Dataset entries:

▬▬▬

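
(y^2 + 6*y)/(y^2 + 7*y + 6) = y/(y + 1)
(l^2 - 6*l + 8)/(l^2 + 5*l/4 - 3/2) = 4*(l^2 - 6*l + 8)/(4*l^2 + 5*l - 6)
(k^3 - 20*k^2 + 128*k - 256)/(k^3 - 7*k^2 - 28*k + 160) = (k - 8)/(k + 5)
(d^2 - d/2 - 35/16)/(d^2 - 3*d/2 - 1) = (-16*d^2 + 8*d + 35)/(8*(-2*d^2 + 3*d + 2))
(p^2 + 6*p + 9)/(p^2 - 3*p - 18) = (p + 3)/(p - 6)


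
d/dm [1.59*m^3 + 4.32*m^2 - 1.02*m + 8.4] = 4.77*m^2 + 8.64*m - 1.02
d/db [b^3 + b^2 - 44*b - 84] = 3*b^2 + 2*b - 44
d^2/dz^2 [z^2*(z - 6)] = 6*z - 12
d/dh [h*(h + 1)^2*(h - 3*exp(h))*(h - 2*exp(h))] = (h + 1)*(-h*(h + 1)*(h - 3*exp(h))*(2*exp(h) - 1) - h*(h + 1)*(h - 2*exp(h))*(3*exp(h) - 1) + 2*h*(h - 3*exp(h))*(h - 2*exp(h)) + (h + 1)*(h - 3*exp(h))*(h - 2*exp(h)))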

▬▬▬

EXERCISE GOAL:
All of the entries must be printed again exactly as given.

ANSWER TO THIS EXERCISE:
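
(y^2 + 6*y)/(y^2 + 7*y + 6) = y/(y + 1)
(l^2 - 6*l + 8)/(l^2 + 5*l/4 - 3/2) = 4*(l^2 - 6*l + 8)/(4*l^2 + 5*l - 6)
(k^3 - 20*k^2 + 128*k - 256)/(k^3 - 7*k^2 - 28*k + 160) = (k - 8)/(k + 5)
(d^2 - d/2 - 35/16)/(d^2 - 3*d/2 - 1) = (-16*d^2 + 8*d + 35)/(8*(-2*d^2 + 3*d + 2))
(p^2 + 6*p + 9)/(p^2 - 3*p - 18) = (p + 3)/(p - 6)


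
d/dm [1.59*m^3 + 4.32*m^2 - 1.02*m + 8.4] = 4.77*m^2 + 8.64*m - 1.02
d/db [b^3 + b^2 - 44*b - 84] = 3*b^2 + 2*b - 44
d^2/dz^2 [z^2*(z - 6)] = 6*z - 12
d/dh [h*(h + 1)^2*(h - 3*exp(h))*(h - 2*exp(h))] = (h + 1)*(-h*(h + 1)*(h - 3*exp(h))*(2*exp(h) - 1) - h*(h + 1)*(h - 2*exp(h))*(3*exp(h) - 1) + 2*h*(h - 3*exp(h))*(h - 2*exp(h)) + (h + 1)*(h - 3*exp(h))*(h - 2*exp(h)))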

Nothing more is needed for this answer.